HOW TO COMPLETE THIS TASK. Your answer must be an exact copy of every record below.

DATASET CONTENT.
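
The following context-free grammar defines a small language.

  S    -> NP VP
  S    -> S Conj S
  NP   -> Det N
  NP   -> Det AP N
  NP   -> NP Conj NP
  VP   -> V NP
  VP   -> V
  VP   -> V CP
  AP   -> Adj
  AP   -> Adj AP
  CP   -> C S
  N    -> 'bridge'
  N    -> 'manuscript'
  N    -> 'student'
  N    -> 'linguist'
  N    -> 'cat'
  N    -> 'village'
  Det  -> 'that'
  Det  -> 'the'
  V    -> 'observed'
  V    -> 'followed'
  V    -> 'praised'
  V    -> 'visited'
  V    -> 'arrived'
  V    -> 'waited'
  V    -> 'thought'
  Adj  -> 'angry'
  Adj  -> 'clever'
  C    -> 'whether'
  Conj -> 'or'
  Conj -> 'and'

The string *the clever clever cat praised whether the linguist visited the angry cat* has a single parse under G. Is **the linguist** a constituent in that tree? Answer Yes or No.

Yes

[S [NP [Det the] [AP [Adj clever] [AP [Adj clever]]] [N cat]] [VP [V praised] [CP [C whether] [S [NP [Det the] [N linguist]] [VP [V visited] [NP [Det the] [AP [Adj angry]] [N cat]]]]]]]
The words 'the linguist' are exhaustively dominated by a single NP node (built by NP → Det N), so they form a constituent.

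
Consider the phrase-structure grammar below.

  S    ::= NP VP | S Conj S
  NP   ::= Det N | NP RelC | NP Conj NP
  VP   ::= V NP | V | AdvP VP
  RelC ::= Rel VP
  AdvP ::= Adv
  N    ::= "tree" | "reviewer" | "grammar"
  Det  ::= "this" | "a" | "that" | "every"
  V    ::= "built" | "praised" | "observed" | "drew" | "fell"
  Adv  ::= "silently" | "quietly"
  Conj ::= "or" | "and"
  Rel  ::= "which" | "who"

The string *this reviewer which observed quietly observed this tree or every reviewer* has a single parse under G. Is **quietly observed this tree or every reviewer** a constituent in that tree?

Yes

[S [NP [NP [Det this] [N reviewer]] [RelC [Rel which] [VP [V observed]]]] [VP [AdvP [Adv quietly]] [VP [V observed] [NP [NP [Det this] [N tree]] [Conj or] [NP [Det every] [N reviewer]]]]]]
The words 'quietly observed this tree or every reviewer' are exhaustively dominated by a single VP node (built by VP → AdvP VP), so they form a constituent.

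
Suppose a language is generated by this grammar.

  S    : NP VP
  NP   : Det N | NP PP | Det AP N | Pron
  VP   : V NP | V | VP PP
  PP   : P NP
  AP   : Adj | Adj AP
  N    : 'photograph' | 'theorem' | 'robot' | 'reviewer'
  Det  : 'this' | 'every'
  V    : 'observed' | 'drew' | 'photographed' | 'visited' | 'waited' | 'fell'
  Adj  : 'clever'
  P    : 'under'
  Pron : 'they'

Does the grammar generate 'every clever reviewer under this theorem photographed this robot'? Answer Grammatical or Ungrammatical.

Grammatical

[S [NP [NP [Det every] [AP [Adj clever]] [N reviewer]] [PP [P under] [NP [Det this] [N theorem]]]] [VP [V photographed] [NP [Det this] [N robot]]]]
Each bracket corresponds to one application of a listed rule, so the string is derivable from S.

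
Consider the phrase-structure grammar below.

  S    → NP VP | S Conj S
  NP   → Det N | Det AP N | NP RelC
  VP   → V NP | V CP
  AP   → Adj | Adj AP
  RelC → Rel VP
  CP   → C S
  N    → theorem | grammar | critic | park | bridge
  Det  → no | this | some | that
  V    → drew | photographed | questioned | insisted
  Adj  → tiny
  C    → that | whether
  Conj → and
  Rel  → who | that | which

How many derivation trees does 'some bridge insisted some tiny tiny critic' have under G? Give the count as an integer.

[S [NP [Det some] [N bridge]] [VP [V insisted] [NP [Det some] [AP [Adj tiny] [AP [Adj tiny]]] [N critic]]]]
No rule offers an alternative attachment or grouping for any span, so this is the only derivation.

1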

ANSWER TO THIS PROBLEM.
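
The following context-free grammar defines a small language.

  S    -> NP VP
  S    -> S Conj S
  NP   -> Det N
  NP   -> Det AP N
  NP   -> NP Conj NP
  VP   -> V NP
  VP   -> V
  VP   -> V CP
  AP   -> Adj
  AP   -> Adj AP
  CP   -> C S
  N    -> 'bridge'
  N    -> 'manuscript'
  N    -> 'student'
  N    -> 'linguist'
  N    -> 'cat'
  N    -> 'village'
  Det  -> 'that'
  Det  -> 'the'
  V    -> 'observed'
  V    -> 'followed'
  V    -> 'praised'
  V    -> 'visited'
  V    -> 'arrived'
  V    -> 'waited'
  V    -> 'thought'
  Adj  -> 'angry'
  Adj  -> 'clever'
  C    -> 'whether'
  Conj -> 'or'
  Conj -> 'and'

The string *the clever clever cat praised whether the linguist visited the angry cat* has a single parse under G. Is **the linguist** a constituent in that tree? Answer Yes or No.

Yes

[S [NP [Det the] [AP [Adj clever] [AP [Adj clever]]] [N cat]] [VP [V praised] [CP [C whether] [S [NP [Det the] [N linguist]] [VP [V visited] [NP [Det the] [AP [Adj angry]] [N cat]]]]]]]
The words 'the linguist' are exhaustively dominated by a single NP node (built by NP → Det N), so they form a constituent.

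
Consider the phrase-structure grammar below.

  S    ::= NP VP | S Conj S
  NP   ::= Det N | NP RelC | NP Conj NP
  VP   ::= V NP | V | AdvP VP
  RelC ::= Rel VP
  AdvP ::= Adv
  N    ::= "tree" | "reviewer" | "grammar"
  Det  ::= "this" | "a" | "that" | "every"
  V    ::= "built" | "praised" | "observed" | "drew" | "fell"
  Adv  ::= "silently" | "quietly"
  Conj ::= "or" | "and"
  Rel  ::= "which" | "who"

The string *this reviewer which observed quietly observed this tree or every reviewer* has a single parse under G. Is **quietly observed this tree or every reviewer** a constituent in that tree?

Yes

[S [NP [NP [Det this] [N reviewer]] [RelC [Rel which] [VP [V observed]]]] [VP [AdvP [Adv quietly]] [VP [V observed] [NP [NP [Det this] [N tree]] [Conj or] [NP [Det every] [N reviewer]]]]]]
The words 'quietly observed this tree or every reviewer' are exhaustively dominated by a single VP node (built by VP → AdvP VP), so they form a constituent.

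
Suppose a language is generated by this grammar.

  S    : NP VP
  NP   : Det N | NP PP | Det AP N | Pron
  VP   : V NP | V | VP PP
  PP   : P NP
  AP   : Adj | Adj AP
  N    : 'photograph' | 'theorem' | 'robot' | 'reviewer'
  Det  : 'this' | 'every'
  V    : 'observed' | 'drew' | 'photographed' | 'visited' | 'waited' | 'fell'
  Adj  : 'clever'
  P    : 'under'
  Pron : 'they'

Does the grammar generate 'every clever reviewer under this theorem photographed this robot'? Answer Grammatical or Ungrammatical.

Grammatical

[S [NP [NP [Det every] [AP [Adj clever]] [N reviewer]] [PP [P under] [NP [Det this] [N theorem]]]] [VP [V photographed] [NP [Det this] [N robot]]]]
Each bracket corresponds to one application of a listed rule, so the string is derivable from S.

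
Consider the phrase-structure grammar below.

  S    → NP VP | S Conj S
  NP   → Det N | Det AP N | NP RelC
  VP   → V NP | V CP
  AP   → Adj | Adj AP
  RelC → Rel VP
  CP   → C S
  N    → theorem | grammar | critic | park | bridge
  Det  → no | this | some | that
  V    → drew | photographed | questioned | insisted
  Adj  → tiny
  C    → that | whether
  Conj → and
  Rel  → who | that | which

How many derivation trees does 'some bridge insisted some tiny tiny critic' have under G? Give the count as an integer.

[S [NP [Det some] [N bridge]] [VP [V insisted] [NP [Det some] [AP [Adj tiny] [AP [Adj tiny]]] [N critic]]]]
No rule offers an alternative attachment or grouping for any span, so this is the only derivation.

1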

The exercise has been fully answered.